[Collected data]
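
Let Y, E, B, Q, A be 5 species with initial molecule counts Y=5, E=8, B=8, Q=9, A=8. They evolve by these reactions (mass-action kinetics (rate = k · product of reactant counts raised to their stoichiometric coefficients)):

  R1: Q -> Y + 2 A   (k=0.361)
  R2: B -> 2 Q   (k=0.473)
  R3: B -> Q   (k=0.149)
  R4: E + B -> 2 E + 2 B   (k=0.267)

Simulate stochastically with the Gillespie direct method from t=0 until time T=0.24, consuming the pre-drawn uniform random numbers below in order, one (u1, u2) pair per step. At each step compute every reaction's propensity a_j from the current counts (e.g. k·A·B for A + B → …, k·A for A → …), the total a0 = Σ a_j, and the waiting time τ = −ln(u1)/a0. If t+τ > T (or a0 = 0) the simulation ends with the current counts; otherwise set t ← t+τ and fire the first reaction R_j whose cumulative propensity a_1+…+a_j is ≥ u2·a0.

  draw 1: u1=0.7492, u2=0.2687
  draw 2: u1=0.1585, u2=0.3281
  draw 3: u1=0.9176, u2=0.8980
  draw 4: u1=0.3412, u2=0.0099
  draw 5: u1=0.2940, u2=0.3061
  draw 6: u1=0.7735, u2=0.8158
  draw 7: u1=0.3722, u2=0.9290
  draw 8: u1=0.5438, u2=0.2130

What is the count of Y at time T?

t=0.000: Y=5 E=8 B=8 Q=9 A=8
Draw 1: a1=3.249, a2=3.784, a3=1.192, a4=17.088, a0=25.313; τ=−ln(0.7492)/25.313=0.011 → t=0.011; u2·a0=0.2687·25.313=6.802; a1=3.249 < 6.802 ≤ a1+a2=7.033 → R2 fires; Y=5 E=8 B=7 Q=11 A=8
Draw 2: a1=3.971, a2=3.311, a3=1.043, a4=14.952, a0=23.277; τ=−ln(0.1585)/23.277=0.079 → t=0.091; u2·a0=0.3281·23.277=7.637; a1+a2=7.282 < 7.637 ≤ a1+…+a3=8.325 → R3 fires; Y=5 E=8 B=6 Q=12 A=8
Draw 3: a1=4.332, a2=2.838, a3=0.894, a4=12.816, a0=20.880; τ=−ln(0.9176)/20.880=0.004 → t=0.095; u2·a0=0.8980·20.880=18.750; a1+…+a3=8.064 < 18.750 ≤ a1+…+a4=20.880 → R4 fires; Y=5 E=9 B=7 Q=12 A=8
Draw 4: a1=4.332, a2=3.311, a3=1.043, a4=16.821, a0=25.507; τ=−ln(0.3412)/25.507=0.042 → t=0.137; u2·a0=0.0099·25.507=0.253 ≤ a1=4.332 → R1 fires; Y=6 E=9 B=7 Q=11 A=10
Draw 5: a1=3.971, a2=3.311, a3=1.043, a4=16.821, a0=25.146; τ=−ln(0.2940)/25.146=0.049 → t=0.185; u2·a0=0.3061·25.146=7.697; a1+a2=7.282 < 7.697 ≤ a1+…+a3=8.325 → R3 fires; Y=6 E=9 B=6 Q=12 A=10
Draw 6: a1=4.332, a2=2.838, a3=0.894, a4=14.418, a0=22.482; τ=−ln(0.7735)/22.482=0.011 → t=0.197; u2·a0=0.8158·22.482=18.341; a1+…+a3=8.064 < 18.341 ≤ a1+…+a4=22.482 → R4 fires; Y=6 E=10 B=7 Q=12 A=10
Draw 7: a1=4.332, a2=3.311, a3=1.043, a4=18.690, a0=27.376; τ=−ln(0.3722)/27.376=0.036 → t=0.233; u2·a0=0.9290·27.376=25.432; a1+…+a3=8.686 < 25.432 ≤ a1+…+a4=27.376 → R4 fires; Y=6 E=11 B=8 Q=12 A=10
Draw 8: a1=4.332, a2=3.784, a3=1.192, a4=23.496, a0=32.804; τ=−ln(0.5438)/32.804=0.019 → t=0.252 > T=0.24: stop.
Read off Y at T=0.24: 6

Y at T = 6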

• _TASK BRIEF_: Copy out every record exactly.

• _ANSWER TO THE PROBLEM_:
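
Let Y, E, B, Q, A be 5 species with initial molecule counts Y=5, E=8, B=8, Q=9, A=8. They evolve by these reactions (mass-action kinetics (rate = k · product of reactant counts raised to their stoichiometric coefficients)):

  R1: Q -> Y + 2 A   (k=0.361)
  R2: B -> 2 Q   (k=0.473)
  R3: B -> Q   (k=0.149)
  R4: E + B -> 2 E + 2 B   (k=0.267)

Simulate stochastically with the Gillespie direct method from t=0 until time T=0.24, consuming the pre-drawn uniform random numbers below in order, one (u1, u2) pair per step. At each step compute every reaction's propensity a_j from the current counts (e.g. k·A·B for A + B → …, k·A for A → …), the total a0 = Σ a_j, and the waiting time τ = −ln(u1)/a0. If t+τ > T (or a0 = 0) the simulation ends with the current counts; otherwise set t ← t+τ and fire the first reaction R_j whose cumulative propensity a_1+…+a_j is ≥ u2·a0.

  draw 1: u1=0.7492, u2=0.2687
  draw 2: u1=0.1585, u2=0.3281
  draw 3: u1=0.9176, u2=0.8980
  draw 4: u1=0.3412, u2=0.0099
  draw 5: u1=0.2940, u2=0.3061
  draw 6: u1=0.7735, u2=0.8158
  draw 7: u1=0.3722, u2=0.9290
  draw 8: u1=0.5438, u2=0.2130

What is the count of Y at time T?

t=0.000: Y=5 E=8 B=8 Q=9 A=8
Draw 1: a1=3.249, a2=3.784, a3=1.192, a4=17.088, a0=25.313; τ=−ln(0.7492)/25.313=0.011 → t=0.011; u2·a0=0.2687·25.313=6.802; a1=3.249 < 6.802 ≤ a1+a2=7.033 → R2 fires; Y=5 E=8 B=7 Q=11 A=8
Draw 2: a1=3.971, a2=3.311, a3=1.043, a4=14.952, a0=23.277; τ=−ln(0.1585)/23.277=0.079 → t=0.091; u2·a0=0.3281·23.277=7.637; a1+a2=7.282 < 7.637 ≤ a1+…+a3=8.325 → R3 fires; Y=5 E=8 B=6 Q=12 A=8
Draw 3: a1=4.332, a2=2.838, a3=0.894, a4=12.816, a0=20.880; τ=−ln(0.9176)/20.880=0.004 → t=0.095; u2·a0=0.8980·20.880=18.750; a1+…+a3=8.064 < 18.750 ≤ a1+…+a4=20.880 → R4 fires; Y=5 E=9 B=7 Q=12 A=8
Draw 4: a1=4.332, a2=3.311, a3=1.043, a4=16.821, a0=25.507; τ=−ln(0.3412)/25.507=0.042 → t=0.137; u2·a0=0.0099·25.507=0.253 ≤ a1=4.332 → R1 fires; Y=6 E=9 B=7 Q=11 A=10
Draw 5: a1=3.971, a2=3.311, a3=1.043, a4=16.821, a0=25.146; τ=−ln(0.2940)/25.146=0.049 → t=0.185; u2·a0=0.3061·25.146=7.697; a1+a2=7.282 < 7.697 ≤ a1+…+a3=8.325 → R3 fires; Y=6 E=9 B=6 Q=12 A=10
Draw 6: a1=4.332, a2=2.838, a3=0.894, a4=14.418, a0=22.482; τ=−ln(0.7735)/22.482=0.011 → t=0.197; u2·a0=0.8158·22.482=18.341; a1+…+a3=8.064 < 18.341 ≤ a1+…+a4=22.482 → R4 fires; Y=6 E=10 B=7 Q=12 A=10
Draw 7: a1=4.332, a2=3.311, a3=1.043, a4=18.690, a0=27.376; τ=−ln(0.3722)/27.376=0.036 → t=0.233; u2·a0=0.9290·27.376=25.432; a1+…+a3=8.686 < 25.432 ≤ a1+…+a4=27.376 → R4 fires; Y=6 E=11 B=8 Q=12 A=10
Draw 8: a1=4.332, a2=3.784, a3=1.192, a4=23.496, a0=32.804; τ=−ln(0.5438)/32.804=0.019 → t=0.252 > T=0.24: stop.
Read off Y at T=0.24: 6

Y at T = 6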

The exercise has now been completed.